= WORK REQUEST =
Would it be possible to copy exactly the lines from the one containing "Two piezometers tap the same horizon of a coastal" to the end of the entries, including both and nothing else?

= DATA PROVIDED =
※ ※ ※
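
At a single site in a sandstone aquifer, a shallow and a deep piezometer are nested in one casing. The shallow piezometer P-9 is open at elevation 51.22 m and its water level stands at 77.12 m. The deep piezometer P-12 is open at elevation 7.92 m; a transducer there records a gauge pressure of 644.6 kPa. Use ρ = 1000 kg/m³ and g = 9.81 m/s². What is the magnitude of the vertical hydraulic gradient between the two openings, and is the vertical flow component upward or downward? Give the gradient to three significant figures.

|i_v| ≈ 0.0806; vertical flow is downward

Total head at P-9: h = 77.12 m (water level in the standpipe).
Pressure head at P-12: ψ = P/(ρg) = 644.6×1000 / (1000 × 9.81) = 65.71 m.
Total head at P-12: h = z + ψ = 7.92 + 65.71 = 73.63 m.
Δh = h(P-9) − h(P-12) = 77.12 − 73.63 = 3.49 m.
Vertical separation Δz = 51.22 − 7.92 = 43.30 m.
|i_v| = |Δh| / Δz = 3.49 / 43.30 = 0.0806.
Head is higher in the shallow piezometer, so vertical flow is downward (recharge condition).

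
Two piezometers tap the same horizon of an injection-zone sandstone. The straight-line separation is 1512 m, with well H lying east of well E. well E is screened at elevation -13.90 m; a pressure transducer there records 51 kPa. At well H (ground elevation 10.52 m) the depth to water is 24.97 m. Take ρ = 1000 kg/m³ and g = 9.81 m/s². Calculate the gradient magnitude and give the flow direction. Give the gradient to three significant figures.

Pressure head at well E: ψ = P/(ρg) = 51×1000 / (1000 × 9.81) = 5.20 m.
Total head at well E: h = z + ψ = -13.90 + 5.20 = -8.70 m.
Total head at well H: h = 10.52 − 24.97 = -14.45 m.
Head difference: h(well E) − h(well H) = -8.70 − (-14.45) = 5.75 m.
Hydraulic gradient: i = |Δh| / L = 5.75 / 1512 = 0.00380.
Flow is from higher to lower head: from well E toward well H, i.e. toward the east.

i ≈ 0.00380; groundwater flows toward the east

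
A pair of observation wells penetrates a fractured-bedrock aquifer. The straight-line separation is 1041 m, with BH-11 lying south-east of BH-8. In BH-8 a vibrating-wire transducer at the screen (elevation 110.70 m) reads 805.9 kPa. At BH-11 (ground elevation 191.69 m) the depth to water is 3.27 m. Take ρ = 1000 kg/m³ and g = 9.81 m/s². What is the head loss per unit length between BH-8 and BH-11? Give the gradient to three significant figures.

Pressure head at BH-8: ψ = P/(ρg) = 805.9×1000 / (1000 × 9.81) = 82.15 m.
Total head at BH-8: h = z + ψ = 110.70 + 82.15 = 192.85 m.
Total head at BH-11: h = 191.69 − 3.27 = 188.42 m.
Head difference: h(BH-8) − h(BH-11) = 192.85 − 188.42 = 4.43 m.
Hydraulic gradient: i = |Δh| / L = 4.43 / 1041 = 0.00426.

i ≈ 0.00426 m/m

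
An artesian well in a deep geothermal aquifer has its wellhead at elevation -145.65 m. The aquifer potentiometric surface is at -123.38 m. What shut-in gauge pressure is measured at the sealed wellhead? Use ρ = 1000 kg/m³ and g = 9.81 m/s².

Head above the cap: Δh = -123.38 − (-145.65) = 22.27 m.
P = ρgΔh = 1000 × 9.81 × 22.27 = 218469 Pa ≈ 218 kPa.

P ≈ 218 kPa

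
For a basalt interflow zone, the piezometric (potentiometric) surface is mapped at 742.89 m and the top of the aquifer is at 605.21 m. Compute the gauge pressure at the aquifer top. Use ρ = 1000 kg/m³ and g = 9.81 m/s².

Pressure head at the aquifer top: ψ = h − z = 742.89 − 605.21 = 137.68 m.
P = ρgψ = 1000 × 9.81 × 137.68 = 1350641 Pa ≈ 1350 kPa.

P ≈ 1350 kPa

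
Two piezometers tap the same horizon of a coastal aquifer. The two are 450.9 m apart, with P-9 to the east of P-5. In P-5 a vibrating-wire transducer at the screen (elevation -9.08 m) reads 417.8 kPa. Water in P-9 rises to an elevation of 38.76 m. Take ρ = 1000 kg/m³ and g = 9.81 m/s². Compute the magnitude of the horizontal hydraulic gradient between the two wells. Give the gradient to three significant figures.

i ≈ 0.0116

Pressure head at P-5: ψ = P/(ρg) = 417.8×1000 / (1000 × 9.81) = 42.59 m.
Total head at P-5: h = z + ψ = -9.08 + 42.59 = 33.51 m.
Total head at P-9: h = 38.76 m (water level in the piezometer is the total head).
Head difference: h(P-5) − h(P-9) = 33.51 − 38.76 = -5.25 m.
Hydraulic gradient: i = |Δh| / L = 5.25 / 450.9 = 0.0116.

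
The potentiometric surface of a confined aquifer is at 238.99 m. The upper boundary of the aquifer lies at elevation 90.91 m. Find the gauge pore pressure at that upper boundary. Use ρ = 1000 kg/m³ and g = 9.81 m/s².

P ≈ 1450 kPa

Pressure head at the aquifer top: ψ = h − z = 238.99 − 90.91 = 148.08 m.
P = ρgψ = 1000 × 9.81 × 148.08 = 1452665 Pa ≈ 1450 kPa.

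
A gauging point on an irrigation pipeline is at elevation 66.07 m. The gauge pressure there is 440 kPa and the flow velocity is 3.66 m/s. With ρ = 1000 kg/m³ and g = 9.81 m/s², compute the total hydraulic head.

h ≈ 111.60 m

Pressure head ψ = P/(ρg) = 440×1000 / (1000 × 9.81) = 44.85 m.
Velocity head = v²/(2g) = 3.66² / (2 × 9.81) = 0.683 m.
h = z + ψ + v²/(2g) = 66.07 + 44.85 + 0.683 = 111.60 m.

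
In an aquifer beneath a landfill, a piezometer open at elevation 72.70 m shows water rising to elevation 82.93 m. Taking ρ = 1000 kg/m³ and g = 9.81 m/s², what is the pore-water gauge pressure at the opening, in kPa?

Pressure head ψ = h − z = 82.93 − 72.70 = 10.23 m.
P = ρgψ = 1000 × 9.81 × 10.23 = 100356 Pa ≈ 100 kPa.

P ≈ 100 kPa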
※ ※ ※
= COMPLETED EXERCISE =
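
Two piezometers tap the same horizon of a coastal aquifer. The two are 450.9 m apart, with P-9 to the east of P-5. In P-5 a vibrating-wire transducer at the screen (elevation -9.08 m) reads 417.8 kPa. Water in P-9 rises to an elevation of 38.76 m. Take ρ = 1000 kg/m³ and g = 9.81 m/s². Compute the magnitude of the horizontal hydraulic gradient between the two wells. Give the gradient to three significant figures.

i ≈ 0.0116

Pressure head at P-5: ψ = P/(ρg) = 417.8×1000 / (1000 × 9.81) = 42.59 m.
Total head at P-5: h = z + ψ = -9.08 + 42.59 = 33.51 m.
Total head at P-9: h = 38.76 m (water level in the piezometer is the total head).
Head difference: h(P-5) − h(P-9) = 33.51 − 38.76 = -5.25 m.
Hydraulic gradient: i = |Δh| / L = 5.25 / 450.9 = 0.0116.

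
The potentiometric surface of a confined aquifer is at 238.99 m. The upper boundary of the aquifer lies at elevation 90.91 m. Find the gauge pore pressure at that upper boundary. Use ρ = 1000 kg/m³ and g = 9.81 m/s².

P ≈ 1450 kPa

Pressure head at the aquifer top: ψ = h − z = 238.99 − 90.91 = 148.08 m.
P = ρgψ = 1000 × 9.81 × 148.08 = 1452665 Pa ≈ 1450 kPa.

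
A gauging point on an irrigation pipeline is at elevation 66.07 m. The gauge pressure there is 440 kPa and the flow velocity is 3.66 m/s. With ρ = 1000 kg/m³ and g = 9.81 m/s², compute the total hydraulic head.

h ≈ 111.60 m

Pressure head ψ = P/(ρg) = 440×1000 / (1000 × 9.81) = 44.85 m.
Velocity head = v²/(2g) = 3.66² / (2 × 9.81) = 0.683 m.
h = z + ψ + v²/(2g) = 66.07 + 44.85 + 0.683 = 111.60 m.

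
In an aquifer beneath a landfill, a piezometer open at elevation 72.70 m shows water rising to elevation 82.93 m. Taking ρ = 1000 kg/m³ and g = 9.81 m/s², what is the pore-water gauge pressure at the opening, in kPa?

Pressure head ψ = h − z = 82.93 − 72.70 = 10.23 m.
P = ρgψ = 1000 × 9.81 × 10.23 = 100356 Pa ≈ 100 kPa.

P ≈ 100 kPa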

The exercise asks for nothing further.